» **Exercise goal**:
Nothing but the data below, returned exactly, should appear in the answer.

(Records from a data collection)
*** Block opens ***

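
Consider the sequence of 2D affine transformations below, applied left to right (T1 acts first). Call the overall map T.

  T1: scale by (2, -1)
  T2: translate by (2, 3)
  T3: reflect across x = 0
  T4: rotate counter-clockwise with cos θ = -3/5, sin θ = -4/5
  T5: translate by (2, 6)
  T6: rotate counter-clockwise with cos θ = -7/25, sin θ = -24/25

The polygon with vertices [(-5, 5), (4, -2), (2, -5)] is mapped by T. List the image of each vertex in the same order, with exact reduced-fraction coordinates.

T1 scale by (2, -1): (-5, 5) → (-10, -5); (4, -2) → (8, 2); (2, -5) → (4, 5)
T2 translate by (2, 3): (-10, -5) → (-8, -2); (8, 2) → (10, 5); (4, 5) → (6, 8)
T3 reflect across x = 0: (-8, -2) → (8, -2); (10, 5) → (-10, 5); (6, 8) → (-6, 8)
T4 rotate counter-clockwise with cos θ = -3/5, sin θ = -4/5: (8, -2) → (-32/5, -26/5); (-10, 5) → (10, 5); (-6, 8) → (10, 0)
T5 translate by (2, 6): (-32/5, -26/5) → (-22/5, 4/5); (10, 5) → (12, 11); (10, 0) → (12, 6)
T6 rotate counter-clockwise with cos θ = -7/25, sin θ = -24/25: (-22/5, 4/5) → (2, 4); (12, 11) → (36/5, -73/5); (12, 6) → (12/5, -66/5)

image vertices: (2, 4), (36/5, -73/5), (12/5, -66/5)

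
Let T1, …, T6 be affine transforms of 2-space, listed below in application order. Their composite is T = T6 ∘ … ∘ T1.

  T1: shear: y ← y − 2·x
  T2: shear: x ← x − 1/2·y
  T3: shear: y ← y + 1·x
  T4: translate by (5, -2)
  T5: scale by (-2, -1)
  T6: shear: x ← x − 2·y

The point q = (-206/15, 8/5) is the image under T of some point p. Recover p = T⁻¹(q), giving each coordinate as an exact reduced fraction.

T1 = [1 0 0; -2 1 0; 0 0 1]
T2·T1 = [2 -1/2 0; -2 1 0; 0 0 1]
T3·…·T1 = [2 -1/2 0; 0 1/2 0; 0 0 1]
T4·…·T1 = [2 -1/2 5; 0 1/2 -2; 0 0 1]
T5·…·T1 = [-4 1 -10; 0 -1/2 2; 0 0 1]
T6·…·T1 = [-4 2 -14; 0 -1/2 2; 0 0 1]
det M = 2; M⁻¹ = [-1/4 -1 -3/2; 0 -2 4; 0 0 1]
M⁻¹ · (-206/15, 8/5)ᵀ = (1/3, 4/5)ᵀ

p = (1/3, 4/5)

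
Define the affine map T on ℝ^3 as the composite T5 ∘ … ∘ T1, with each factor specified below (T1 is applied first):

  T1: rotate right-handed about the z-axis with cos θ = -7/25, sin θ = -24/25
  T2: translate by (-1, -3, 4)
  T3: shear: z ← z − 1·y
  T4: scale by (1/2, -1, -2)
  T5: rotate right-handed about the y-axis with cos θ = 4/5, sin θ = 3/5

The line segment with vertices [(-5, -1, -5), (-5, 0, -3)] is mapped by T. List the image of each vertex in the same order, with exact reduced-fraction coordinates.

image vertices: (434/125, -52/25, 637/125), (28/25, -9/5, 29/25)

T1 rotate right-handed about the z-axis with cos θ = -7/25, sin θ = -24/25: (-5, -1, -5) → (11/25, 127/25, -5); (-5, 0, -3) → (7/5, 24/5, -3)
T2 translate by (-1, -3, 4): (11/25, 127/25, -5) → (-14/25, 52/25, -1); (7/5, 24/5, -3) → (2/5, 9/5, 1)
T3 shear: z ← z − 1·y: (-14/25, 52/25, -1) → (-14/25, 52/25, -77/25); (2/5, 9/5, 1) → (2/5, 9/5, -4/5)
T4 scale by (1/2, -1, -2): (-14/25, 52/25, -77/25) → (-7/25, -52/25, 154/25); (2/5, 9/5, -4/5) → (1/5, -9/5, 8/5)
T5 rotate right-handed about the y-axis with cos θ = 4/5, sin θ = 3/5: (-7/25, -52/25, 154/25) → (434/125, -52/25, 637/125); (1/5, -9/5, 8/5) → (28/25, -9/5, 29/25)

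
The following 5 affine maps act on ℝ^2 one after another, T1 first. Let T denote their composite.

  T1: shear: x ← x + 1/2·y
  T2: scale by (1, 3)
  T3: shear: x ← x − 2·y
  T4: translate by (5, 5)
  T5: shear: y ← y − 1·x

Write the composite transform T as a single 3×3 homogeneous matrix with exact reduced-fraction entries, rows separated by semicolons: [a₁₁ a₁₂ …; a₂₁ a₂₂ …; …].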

*** Block closes ***

» **Output for this task**:
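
Consider the sequence of 2D affine transformations below, applied left to right (T1 acts first). Call the overall map T.

  T1: scale by (2, -1)
  T2: translate by (2, 3)
  T3: reflect across x = 0
  T4: rotate counter-clockwise with cos θ = -3/5, sin θ = -4/5
  T5: translate by (2, 6)
  T6: rotate counter-clockwise with cos θ = -7/25, sin θ = -24/25

The polygon with vertices [(-5, 5), (4, -2), (2, -5)] is mapped by T. List the image of each vertex in the same order, with exact reduced-fraction coordinates.

T1 scale by (2, -1): (-5, 5) → (-10, -5); (4, -2) → (8, 2); (2, -5) → (4, 5)
T2 translate by (2, 3): (-10, -5) → (-8, -2); (8, 2) → (10, 5); (4, 5) → (6, 8)
T3 reflect across x = 0: (-8, -2) → (8, -2); (10, 5) → (-10, 5); (6, 8) → (-6, 8)
T4 rotate counter-clockwise with cos θ = -3/5, sin θ = -4/5: (8, -2) → (-32/5, -26/5); (-10, 5) → (10, 5); (-6, 8) → (10, 0)
T5 translate by (2, 6): (-32/5, -26/5) → (-22/5, 4/5); (10, 5) → (12, 11); (10, 0) → (12, 6)
T6 rotate counter-clockwise with cos θ = -7/25, sin θ = -24/25: (-22/5, 4/5) → (2, 4); (12, 11) → (36/5, -73/5); (12, 6) → (12/5, -66/5)

image vertices: (2, 4), (36/5, -73/5), (12/5, -66/5)

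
Let T1, …, T6 be affine transforms of 2-space, listed below in application order. Their composite is T = T6 ∘ … ∘ T1.

  T1: shear: y ← y − 2·x
  T2: shear: x ← x − 1/2·y
  T3: shear: y ← y + 1·x
  T4: translate by (5, -2)
  T5: scale by (-2, -1)
  T6: shear: x ← x − 2·y

The point q = (-206/15, 8/5) is the image under T of some point p. Recover p = T⁻¹(q), giving each coordinate as an exact reduced fraction.

T1 = [1 0 0; -2 1 0; 0 0 1]
T2·T1 = [2 -1/2 0; -2 1 0; 0 0 1]
T3·…·T1 = [2 -1/2 0; 0 1/2 0; 0 0 1]
T4·…·T1 = [2 -1/2 5; 0 1/2 -2; 0 0 1]
T5·…·T1 = [-4 1 -10; 0 -1/2 2; 0 0 1]
T6·…·T1 = [-4 2 -14; 0 -1/2 2; 0 0 1]
det M = 2; M⁻¹ = [-1/4 -1 -3/2; 0 -2 4; 0 0 1]
M⁻¹ · (-206/15, 8/5)ᵀ = (1/3, 4/5)ᵀ

p = (1/3, 4/5)

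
Define the affine map T on ℝ^3 as the composite T5 ∘ … ∘ T1, with each factor specified below (T1 is applied first):

  T1: rotate right-handed about the z-axis with cos θ = -7/25, sin θ = -24/25
  T2: translate by (-1, -3, 4)
  T3: shear: z ← z − 1·y
  T4: scale by (1/2, -1, -2)
  T5: rotate right-handed about the y-axis with cos θ = 4/5, sin θ = 3/5

The line segment with vertices [(-5, -1, -5), (-5, 0, -3)] is mapped by T. List the image of each vertex in the same order, with exact reduced-fraction coordinates.

image vertices: (434/125, -52/25, 637/125), (28/25, -9/5, 29/25)

T1 rotate right-handed about the z-axis with cos θ = -7/25, sin θ = -24/25: (-5, -1, -5) → (11/25, 127/25, -5); (-5, 0, -3) → (7/5, 24/5, -3)
T2 translate by (-1, -3, 4): (11/25, 127/25, -5) → (-14/25, 52/25, -1); (7/5, 24/5, -3) → (2/5, 9/5, 1)
T3 shear: z ← z − 1·y: (-14/25, 52/25, -1) → (-14/25, 52/25, -77/25); (2/5, 9/5, 1) → (2/5, 9/5, -4/5)
T4 scale by (1/2, -1, -2): (-14/25, 52/25, -77/25) → (-7/25, -52/25, 154/25); (2/5, 9/5, -4/5) → (1/5, -9/5, 8/5)
T5 rotate right-handed about the y-axis with cos θ = 4/5, sin θ = 3/5: (-7/25, -52/25, 154/25) → (434/125, -52/25, 637/125); (1/5, -9/5, 8/5) → (28/25, -9/5, 29/25)

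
The following 5 affine maps act on ℝ^2 one after another, T1 first. Let T denote their composite.

  T1: shear: x ← x + 1/2·y
  T2: scale by (1, 3)
  T3: shear: x ← x − 2·y
  T4: translate by (5, 5)
  T5: shear: y ← y − 1·x

Write the composite transform T as a single 3×3 homogeneous matrix with exact reduced-fraction entries, rows separated by semicolons: [a₁₁ a₁₂ …; a₂₁ a₂₂ …; …].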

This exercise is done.